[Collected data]
* * * * * * *
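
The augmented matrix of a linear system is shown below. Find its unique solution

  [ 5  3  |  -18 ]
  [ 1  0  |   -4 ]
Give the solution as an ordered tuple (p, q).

ρ1 → 1/5·ρ1
  [ 1  3/5  |  -18/5 ]
  [ 1    0  |     -4 ]
ρ2 → ρ2 − ρ1
  [ 1   3/5  |  -18/5 ]
  [ 0  -3/5  |   -2/5 ]
ρ2 → -5/3·ρ2
  [ 1  3/5  |  -18/5 ]
  [ 0    1  |    2/3 ]
ρ1 → ρ1 − 3/5·ρ2
  [ 1  0  |   -4 ]
  [ 0  1  |  2/3 ]
Reading off the last column: p = -4, q = 2/3.

(-4, 2/3)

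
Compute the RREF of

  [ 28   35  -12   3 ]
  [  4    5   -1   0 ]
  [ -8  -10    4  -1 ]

[[1, 5/4, 0, 0], [0, 0, 1, 0], [0, 0, 0, 1]]

r1 ← 1/28·r1
  [  1  5/4  -3/7  3/28 ]
  [  4    5    -1     0 ]
  [ -8  -10     4    -1 ]
r2 ← r2 − 4·r1
  [  1  5/4  -3/7  3/28 ]
  [  0    0   5/7  -3/7 ]
  [ -8  -10     4    -1 ]
r3 ← r3 + 8·r1
  [ 1  5/4  -3/7  3/28 ]
  [ 0    0   5/7  -3/7 ]
  [ 0    0   4/7  -1/7 ]
r2 ← 7/5·r2
  [ 1  5/4  -3/7  3/28 ]
  [ 0    0     1  -3/5 ]
  [ 0    0   4/7  -1/7 ]
r3 ← r3 − 4/7·r2
  [ 1  5/4  -3/7  3/28 ]
  [ 0    0     1  -3/5 ]
  [ 0    0     0   1/5 ]
r3 ← 5·r3
  [ 1  5/4  -3/7  3/28 ]
  [ 0    0     1  -3/5 ]
  [ 0    0     0     1 ]
r2 ← r2 + 3/5·r3
  [ 1  5/4  -3/7  3/28 ]
  [ 0    0     1     0 ]
  [ 0    0     0     1 ]
r1 ← r1 − 3/28·r3
  [ 1  5/4  -3/7  0 ]
  [ 0    0     1  0 ]
  [ 0    0     0  1 ]
r1 ← r1 + 3/7·r2
  [ 1  5/4  0  0 ]
  [ 0    0  1  0 ]
  [ 0    0  0  1 ]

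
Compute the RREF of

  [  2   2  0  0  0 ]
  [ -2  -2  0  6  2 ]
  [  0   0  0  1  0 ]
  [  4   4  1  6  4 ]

ρ1 := 1/2·ρ1
  [  1   1  0  0  0 ]
  [ -2  -2  0  6  2 ]
  [  0   0  0  1  0 ]
  [  4   4  1  6  4 ]
ρ2 := ρ2 + 2·ρ1
  [ 1  1  0  0  0 ]
  [ 0  0  0  6  2 ]
  [ 0  0  0  1  0 ]
  [ 4  4  1  6  4 ]
ρ4 := ρ4 − 4·ρ1
  [ 1  1  0  0  0 ]
  [ 0  0  0  6  2 ]
  [ 0  0  0  1  0 ]
  [ 0  0  1  6  4 ]
ρ2 <-> ρ4
  [ 1  1  0  0  0 ]
  [ 0  0  1  6  4 ]
  [ 0  0  0  1  0 ]
  [ 0  0  0  6  2 ]
ρ4 := ρ4 − 6·ρ3
  [ 1  1  0  0  0 ]
  [ 0  0  1  6  4 ]
  [ 0  0  0  1  0 ]
  [ 0  0  0  0  2 ]
ρ4 := 1/2·ρ4
  [ 1  1  0  0  0 ]
  [ 0  0  1  6  4 ]
  [ 0  0  0  1  0 ]
  [ 0  0  0  0  1 ]
ρ2 := ρ2 − 4·ρ4
  [ 1  1  0  0  0 ]
  [ 0  0  1  6  0 ]
  [ 0  0  0  1  0 ]
  [ 0  0  0  0  1 ]
ρ2 := ρ2 − 6·ρ3
  [ 1  1  0  0  0 ]
  [ 0  0  1  0  0 ]
  [ 0  0  0  1  0 ]
  [ 0  0  0  0  1 ]

[[1, 1, 0, 0, 0], [0, 0, 1, 0, 0], [0, 0, 0, 1, 0], [0, 0, 0, 0, 1]]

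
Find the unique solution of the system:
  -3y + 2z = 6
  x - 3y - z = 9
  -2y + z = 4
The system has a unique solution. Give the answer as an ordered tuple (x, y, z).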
* * * * * * *
(Your assignment):
All entries are to be reproduced verbatim, with none omitted.

(Exercise result):
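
The augmented matrix of a linear system is shown below. Find its unique solution

  [ 5  3  |  -18 ]
  [ 1  0  |   -4 ]
Give the solution as an ordered tuple (p, q).

ρ1 → 1/5·ρ1
  [ 1  3/5  |  -18/5 ]
  [ 1    0  |     -4 ]
ρ2 → ρ2 − ρ1
  [ 1   3/5  |  -18/5 ]
  [ 0  -3/5  |   -2/5 ]
ρ2 → -5/3·ρ2
  [ 1  3/5  |  -18/5 ]
  [ 0    1  |    2/3 ]
ρ1 → ρ1 − 3/5·ρ2
  [ 1  0  |   -4 ]
  [ 0  1  |  2/3 ]
Reading off the last column: p = -4, q = 2/3.

(-4, 2/3)

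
Compute the RREF of

  [ 28   35  -12   3 ]
  [  4    5   -1   0 ]
  [ -8  -10    4  -1 ]

[[1, 5/4, 0, 0], [0, 0, 1, 0], [0, 0, 0, 1]]

r1 ← 1/28·r1
  [  1  5/4  -3/7  3/28 ]
  [  4    5    -1     0 ]
  [ -8  -10     4    -1 ]
r2 ← r2 − 4·r1
  [  1  5/4  -3/7  3/28 ]
  [  0    0   5/7  -3/7 ]
  [ -8  -10     4    -1 ]
r3 ← r3 + 8·r1
  [ 1  5/4  -3/7  3/28 ]
  [ 0    0   5/7  -3/7 ]
  [ 0    0   4/7  -1/7 ]
r2 ← 7/5·r2
  [ 1  5/4  -3/7  3/28 ]
  [ 0    0     1  -3/5 ]
  [ 0    0   4/7  -1/7 ]
r3 ← r3 − 4/7·r2
  [ 1  5/4  -3/7  3/28 ]
  [ 0    0     1  -3/5 ]
  [ 0    0     0   1/5 ]
r3 ← 5·r3
  [ 1  5/4  -3/7  3/28 ]
  [ 0    0     1  -3/5 ]
  [ 0    0     0     1 ]
r2 ← r2 + 3/5·r3
  [ 1  5/4  -3/7  3/28 ]
  [ 0    0     1     0 ]
  [ 0    0     0     1 ]
r1 ← r1 − 3/28·r3
  [ 1  5/4  -3/7  0 ]
  [ 0    0     1  0 ]
  [ 0    0     0  1 ]
r1 ← r1 + 3/7·r2
  [ 1  5/4  0  0 ]
  [ 0    0  1  0 ]
  [ 0    0  0  1 ]

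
Compute the RREF of

  [  2   2  0  0  0 ]
  [ -2  -2  0  6  2 ]
  [  0   0  0  1  0 ]
  [  4   4  1  6  4 ]

ρ1 := 1/2·ρ1
  [  1   1  0  0  0 ]
  [ -2  -2  0  6  2 ]
  [  0   0  0  1  0 ]
  [  4   4  1  6  4 ]
ρ2 := ρ2 + 2·ρ1
  [ 1  1  0  0  0 ]
  [ 0  0  0  6  2 ]
  [ 0  0  0  1  0 ]
  [ 4  4  1  6  4 ]
ρ4 := ρ4 − 4·ρ1
  [ 1  1  0  0  0 ]
  [ 0  0  0  6  2 ]
  [ 0  0  0  1  0 ]
  [ 0  0  1  6  4 ]
ρ2 <-> ρ4
  [ 1  1  0  0  0 ]
  [ 0  0  1  6  4 ]
  [ 0  0  0  1  0 ]
  [ 0  0  0  6  2 ]
ρ4 := ρ4 − 6·ρ3
  [ 1  1  0  0  0 ]
  [ 0  0  1  6  4 ]
  [ 0  0  0  1  0 ]
  [ 0  0  0  0  2 ]
ρ4 := 1/2·ρ4
  [ 1  1  0  0  0 ]
  [ 0  0  1  6  4 ]
  [ 0  0  0  1  0 ]
  [ 0  0  0  0  1 ]
ρ2 := ρ2 − 4·ρ4
  [ 1  1  0  0  0 ]
  [ 0  0  1  6  0 ]
  [ 0  0  0  1  0 ]
  [ 0  0  0  0  1 ]
ρ2 := ρ2 − 6·ρ3
  [ 1  1  0  0  0 ]
  [ 0  0  1  0  0 ]
  [ 0  0  0  1  0 ]
  [ 0  0  0  0  1 ]

[[1, 1, 0, 0, 0], [0, 0, 1, 0, 0], [0, 0, 0, 1, 0], [0, 0, 0, 0, 1]]

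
Find the unique solution of the system:
  -3y + 2z = 6
  x - 3y - z = 9
  -2y + z = 4
The system has a unique solution. Give the answer as an ordered tuple (x, y, z).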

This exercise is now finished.